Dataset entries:

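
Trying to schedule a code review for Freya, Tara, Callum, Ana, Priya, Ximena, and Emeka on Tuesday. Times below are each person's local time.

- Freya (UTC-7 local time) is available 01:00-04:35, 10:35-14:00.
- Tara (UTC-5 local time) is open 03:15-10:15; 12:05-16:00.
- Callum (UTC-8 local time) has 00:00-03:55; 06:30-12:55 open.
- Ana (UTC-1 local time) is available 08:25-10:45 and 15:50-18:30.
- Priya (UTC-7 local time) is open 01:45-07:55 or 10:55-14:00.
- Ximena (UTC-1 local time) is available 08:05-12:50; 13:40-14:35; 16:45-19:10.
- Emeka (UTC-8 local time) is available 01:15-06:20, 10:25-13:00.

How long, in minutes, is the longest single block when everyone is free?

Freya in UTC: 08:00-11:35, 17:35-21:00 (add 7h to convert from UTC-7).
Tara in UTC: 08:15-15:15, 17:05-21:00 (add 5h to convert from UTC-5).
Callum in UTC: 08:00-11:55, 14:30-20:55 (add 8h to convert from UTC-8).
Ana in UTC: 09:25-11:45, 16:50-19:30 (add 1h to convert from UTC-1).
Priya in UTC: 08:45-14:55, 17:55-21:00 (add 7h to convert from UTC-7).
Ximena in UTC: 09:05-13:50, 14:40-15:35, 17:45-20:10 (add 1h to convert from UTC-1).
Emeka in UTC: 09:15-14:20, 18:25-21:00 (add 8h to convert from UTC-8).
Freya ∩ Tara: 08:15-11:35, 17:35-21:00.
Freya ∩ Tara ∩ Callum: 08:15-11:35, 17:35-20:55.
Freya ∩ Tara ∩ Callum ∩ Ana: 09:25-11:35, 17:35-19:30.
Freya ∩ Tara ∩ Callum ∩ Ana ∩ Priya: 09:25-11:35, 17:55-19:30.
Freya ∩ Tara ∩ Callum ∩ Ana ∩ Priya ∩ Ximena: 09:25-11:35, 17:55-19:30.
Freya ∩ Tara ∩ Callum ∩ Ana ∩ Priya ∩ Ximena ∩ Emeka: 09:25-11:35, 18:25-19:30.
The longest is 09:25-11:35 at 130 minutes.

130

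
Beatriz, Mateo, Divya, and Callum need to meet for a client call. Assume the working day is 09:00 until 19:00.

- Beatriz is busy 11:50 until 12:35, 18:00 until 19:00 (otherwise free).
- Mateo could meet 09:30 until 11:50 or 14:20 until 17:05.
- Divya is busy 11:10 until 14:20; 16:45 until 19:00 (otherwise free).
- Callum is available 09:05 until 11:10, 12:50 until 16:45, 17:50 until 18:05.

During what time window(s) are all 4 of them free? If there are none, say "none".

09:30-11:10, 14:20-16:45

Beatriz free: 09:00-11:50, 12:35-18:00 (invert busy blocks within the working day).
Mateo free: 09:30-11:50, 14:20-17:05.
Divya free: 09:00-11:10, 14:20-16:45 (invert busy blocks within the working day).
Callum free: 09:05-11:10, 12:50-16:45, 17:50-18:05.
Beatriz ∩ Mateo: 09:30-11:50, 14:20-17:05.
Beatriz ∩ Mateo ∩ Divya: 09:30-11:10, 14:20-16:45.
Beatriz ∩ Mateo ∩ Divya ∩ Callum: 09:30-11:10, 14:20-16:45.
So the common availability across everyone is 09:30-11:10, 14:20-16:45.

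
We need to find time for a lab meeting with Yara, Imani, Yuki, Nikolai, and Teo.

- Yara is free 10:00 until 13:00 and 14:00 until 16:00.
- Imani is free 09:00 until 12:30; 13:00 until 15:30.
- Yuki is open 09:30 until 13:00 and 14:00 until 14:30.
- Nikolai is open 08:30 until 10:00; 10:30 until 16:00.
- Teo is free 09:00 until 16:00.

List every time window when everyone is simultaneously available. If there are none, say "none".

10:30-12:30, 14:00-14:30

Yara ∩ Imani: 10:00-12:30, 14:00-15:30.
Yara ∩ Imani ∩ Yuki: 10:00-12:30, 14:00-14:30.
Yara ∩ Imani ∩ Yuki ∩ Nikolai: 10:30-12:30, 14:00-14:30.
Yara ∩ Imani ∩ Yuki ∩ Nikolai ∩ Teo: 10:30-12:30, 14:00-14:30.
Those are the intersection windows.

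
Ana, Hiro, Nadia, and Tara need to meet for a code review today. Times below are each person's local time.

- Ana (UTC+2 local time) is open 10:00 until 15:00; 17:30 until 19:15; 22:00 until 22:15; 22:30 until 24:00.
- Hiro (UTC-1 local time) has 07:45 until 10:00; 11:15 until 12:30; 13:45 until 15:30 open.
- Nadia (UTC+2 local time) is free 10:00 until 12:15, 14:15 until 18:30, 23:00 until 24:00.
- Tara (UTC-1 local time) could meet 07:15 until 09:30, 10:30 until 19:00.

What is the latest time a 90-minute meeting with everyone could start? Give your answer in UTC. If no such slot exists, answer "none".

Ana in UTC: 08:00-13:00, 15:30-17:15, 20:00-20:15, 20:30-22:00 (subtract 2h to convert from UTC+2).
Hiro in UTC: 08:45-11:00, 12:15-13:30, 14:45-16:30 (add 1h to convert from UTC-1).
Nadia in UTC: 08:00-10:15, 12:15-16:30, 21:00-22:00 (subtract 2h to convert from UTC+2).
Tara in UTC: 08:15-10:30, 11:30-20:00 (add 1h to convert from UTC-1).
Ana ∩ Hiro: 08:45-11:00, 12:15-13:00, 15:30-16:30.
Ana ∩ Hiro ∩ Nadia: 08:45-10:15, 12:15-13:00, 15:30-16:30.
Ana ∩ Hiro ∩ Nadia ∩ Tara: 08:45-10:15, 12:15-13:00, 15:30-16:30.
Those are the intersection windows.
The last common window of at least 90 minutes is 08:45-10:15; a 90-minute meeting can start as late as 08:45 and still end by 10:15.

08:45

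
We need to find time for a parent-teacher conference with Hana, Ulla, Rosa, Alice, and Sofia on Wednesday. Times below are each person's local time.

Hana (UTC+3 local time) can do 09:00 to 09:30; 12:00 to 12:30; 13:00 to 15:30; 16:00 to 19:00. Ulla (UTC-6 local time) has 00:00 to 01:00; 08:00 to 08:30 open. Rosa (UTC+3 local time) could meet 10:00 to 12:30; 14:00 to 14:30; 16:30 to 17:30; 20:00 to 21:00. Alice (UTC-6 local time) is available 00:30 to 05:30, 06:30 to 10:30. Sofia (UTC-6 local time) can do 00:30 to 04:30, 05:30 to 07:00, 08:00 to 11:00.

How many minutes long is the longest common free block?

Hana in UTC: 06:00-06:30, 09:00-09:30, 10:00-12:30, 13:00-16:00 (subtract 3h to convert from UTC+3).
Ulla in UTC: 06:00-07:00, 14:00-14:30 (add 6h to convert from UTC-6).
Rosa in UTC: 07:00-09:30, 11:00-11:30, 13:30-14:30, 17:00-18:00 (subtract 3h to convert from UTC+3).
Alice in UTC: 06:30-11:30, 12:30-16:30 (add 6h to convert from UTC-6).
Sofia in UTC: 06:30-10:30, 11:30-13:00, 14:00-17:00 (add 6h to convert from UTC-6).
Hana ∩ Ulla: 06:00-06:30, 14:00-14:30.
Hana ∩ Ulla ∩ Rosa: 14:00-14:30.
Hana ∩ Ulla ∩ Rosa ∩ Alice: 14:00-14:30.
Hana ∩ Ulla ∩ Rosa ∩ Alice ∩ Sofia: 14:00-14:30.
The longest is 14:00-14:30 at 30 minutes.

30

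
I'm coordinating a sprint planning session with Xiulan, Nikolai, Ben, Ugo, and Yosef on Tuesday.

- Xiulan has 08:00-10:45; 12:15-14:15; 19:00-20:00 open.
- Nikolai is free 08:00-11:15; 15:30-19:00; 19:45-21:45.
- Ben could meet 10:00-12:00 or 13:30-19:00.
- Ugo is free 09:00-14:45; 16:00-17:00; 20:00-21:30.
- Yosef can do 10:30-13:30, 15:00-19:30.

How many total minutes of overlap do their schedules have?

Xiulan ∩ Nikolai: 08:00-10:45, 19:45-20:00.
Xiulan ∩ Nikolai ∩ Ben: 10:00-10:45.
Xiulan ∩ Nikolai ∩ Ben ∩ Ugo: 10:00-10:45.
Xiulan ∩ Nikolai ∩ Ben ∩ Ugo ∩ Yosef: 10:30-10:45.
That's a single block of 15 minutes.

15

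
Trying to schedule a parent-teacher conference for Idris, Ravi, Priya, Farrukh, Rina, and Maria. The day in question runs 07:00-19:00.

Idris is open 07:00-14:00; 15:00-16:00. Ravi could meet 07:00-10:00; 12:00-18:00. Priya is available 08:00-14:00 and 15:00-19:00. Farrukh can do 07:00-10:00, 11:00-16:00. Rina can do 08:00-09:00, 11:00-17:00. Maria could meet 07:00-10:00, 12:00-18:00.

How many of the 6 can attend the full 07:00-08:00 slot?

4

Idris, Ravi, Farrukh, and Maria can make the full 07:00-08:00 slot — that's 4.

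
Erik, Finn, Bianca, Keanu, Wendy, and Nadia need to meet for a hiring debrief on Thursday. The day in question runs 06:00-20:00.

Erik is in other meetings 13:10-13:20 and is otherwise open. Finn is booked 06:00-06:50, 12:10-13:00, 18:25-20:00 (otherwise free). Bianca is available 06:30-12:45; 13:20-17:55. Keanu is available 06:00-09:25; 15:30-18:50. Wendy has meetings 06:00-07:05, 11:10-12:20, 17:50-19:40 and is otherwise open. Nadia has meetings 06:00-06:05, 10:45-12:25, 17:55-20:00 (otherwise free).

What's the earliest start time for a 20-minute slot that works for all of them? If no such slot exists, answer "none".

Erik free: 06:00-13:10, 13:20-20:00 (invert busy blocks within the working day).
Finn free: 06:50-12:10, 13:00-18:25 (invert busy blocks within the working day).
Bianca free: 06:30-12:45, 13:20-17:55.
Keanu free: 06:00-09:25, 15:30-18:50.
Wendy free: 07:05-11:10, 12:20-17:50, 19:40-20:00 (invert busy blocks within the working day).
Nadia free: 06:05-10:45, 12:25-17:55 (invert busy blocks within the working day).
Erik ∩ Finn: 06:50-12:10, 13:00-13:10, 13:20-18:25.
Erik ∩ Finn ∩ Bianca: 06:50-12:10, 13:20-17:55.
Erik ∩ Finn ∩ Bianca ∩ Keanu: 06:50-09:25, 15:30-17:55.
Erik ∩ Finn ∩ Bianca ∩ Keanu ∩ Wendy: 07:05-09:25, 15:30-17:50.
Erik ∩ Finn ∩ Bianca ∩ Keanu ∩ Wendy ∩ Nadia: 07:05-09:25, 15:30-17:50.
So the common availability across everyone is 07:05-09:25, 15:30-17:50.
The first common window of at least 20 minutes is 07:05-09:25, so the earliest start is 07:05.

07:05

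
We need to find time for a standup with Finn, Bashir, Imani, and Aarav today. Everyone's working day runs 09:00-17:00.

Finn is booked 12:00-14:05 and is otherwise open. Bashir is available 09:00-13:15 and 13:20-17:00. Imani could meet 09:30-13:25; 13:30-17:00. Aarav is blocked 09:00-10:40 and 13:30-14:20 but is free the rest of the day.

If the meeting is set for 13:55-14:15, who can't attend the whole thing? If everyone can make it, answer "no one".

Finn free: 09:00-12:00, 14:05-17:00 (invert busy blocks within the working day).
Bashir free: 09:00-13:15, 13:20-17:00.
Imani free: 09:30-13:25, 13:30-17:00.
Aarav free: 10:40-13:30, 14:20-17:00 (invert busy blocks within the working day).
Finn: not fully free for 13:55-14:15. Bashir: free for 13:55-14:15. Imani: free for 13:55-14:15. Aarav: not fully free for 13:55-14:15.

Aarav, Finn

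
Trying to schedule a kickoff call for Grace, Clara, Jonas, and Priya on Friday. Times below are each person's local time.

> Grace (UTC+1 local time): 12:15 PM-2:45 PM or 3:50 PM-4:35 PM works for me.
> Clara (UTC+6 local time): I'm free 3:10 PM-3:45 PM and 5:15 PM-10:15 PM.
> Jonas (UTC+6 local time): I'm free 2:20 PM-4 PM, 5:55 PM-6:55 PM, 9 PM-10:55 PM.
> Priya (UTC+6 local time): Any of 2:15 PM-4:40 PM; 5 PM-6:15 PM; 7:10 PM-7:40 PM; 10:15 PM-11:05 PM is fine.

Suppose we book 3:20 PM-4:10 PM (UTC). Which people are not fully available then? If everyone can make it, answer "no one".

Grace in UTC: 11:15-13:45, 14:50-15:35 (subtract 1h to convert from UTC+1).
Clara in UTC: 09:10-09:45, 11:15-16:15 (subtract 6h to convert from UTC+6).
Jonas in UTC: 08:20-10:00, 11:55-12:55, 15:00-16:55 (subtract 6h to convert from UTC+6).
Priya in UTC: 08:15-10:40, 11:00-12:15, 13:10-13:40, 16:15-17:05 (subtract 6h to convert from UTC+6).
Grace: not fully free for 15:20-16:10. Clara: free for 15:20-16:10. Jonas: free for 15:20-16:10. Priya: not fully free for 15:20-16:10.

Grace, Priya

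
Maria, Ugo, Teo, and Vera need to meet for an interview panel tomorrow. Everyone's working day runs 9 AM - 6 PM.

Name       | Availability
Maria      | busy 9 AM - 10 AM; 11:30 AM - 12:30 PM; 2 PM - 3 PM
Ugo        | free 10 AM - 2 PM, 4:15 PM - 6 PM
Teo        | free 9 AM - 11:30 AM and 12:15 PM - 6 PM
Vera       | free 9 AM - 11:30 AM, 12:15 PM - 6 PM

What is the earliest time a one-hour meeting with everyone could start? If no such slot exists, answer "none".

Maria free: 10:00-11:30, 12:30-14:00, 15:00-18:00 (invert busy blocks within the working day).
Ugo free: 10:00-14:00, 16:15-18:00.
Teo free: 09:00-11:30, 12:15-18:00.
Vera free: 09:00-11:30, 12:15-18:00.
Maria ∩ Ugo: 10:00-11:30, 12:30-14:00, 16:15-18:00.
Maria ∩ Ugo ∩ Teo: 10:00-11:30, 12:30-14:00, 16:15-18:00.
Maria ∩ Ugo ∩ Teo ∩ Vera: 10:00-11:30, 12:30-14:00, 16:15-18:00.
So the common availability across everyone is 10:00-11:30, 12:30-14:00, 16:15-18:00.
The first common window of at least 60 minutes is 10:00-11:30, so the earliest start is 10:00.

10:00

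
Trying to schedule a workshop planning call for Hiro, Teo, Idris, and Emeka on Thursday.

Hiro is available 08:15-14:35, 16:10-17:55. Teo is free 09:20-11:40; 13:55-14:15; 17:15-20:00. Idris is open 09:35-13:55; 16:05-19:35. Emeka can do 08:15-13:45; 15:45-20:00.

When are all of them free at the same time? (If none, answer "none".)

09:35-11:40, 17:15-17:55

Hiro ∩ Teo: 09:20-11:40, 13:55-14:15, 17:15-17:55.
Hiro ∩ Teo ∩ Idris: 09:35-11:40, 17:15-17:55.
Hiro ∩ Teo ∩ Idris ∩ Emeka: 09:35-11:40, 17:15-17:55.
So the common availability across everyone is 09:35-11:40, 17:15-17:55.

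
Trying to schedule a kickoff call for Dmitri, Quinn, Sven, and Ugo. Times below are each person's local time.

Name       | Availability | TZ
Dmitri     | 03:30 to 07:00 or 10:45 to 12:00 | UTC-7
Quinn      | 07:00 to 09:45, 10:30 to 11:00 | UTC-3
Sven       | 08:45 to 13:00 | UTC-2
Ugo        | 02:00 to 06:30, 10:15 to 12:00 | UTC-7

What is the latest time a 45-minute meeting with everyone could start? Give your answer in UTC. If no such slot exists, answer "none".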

REQUIREMENT: Look above for the line with "Beatriz, Mateo, Divya, and" and the line with "- Callum is". Retype those two lines and every line between them exactly, adding nothing.

ANSWER BOX:
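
Beatriz, Mateo, Divya, and Callum need to meet for a client call. Assume the working day is 09:00 until 19:00.

- Beatriz is busy 11:50 until 12:35, 18:00 until 19:00 (otherwise free).
- Mateo could meet 09:30 until 11:50 or 14:20 until 17:05.
- Divya is busy 11:10 until 14:20; 16:45 until 19:00 (otherwise free).
- Callum is available 09:05 until 11:10, 12:50 until 16:45, 17:50 until 18:05.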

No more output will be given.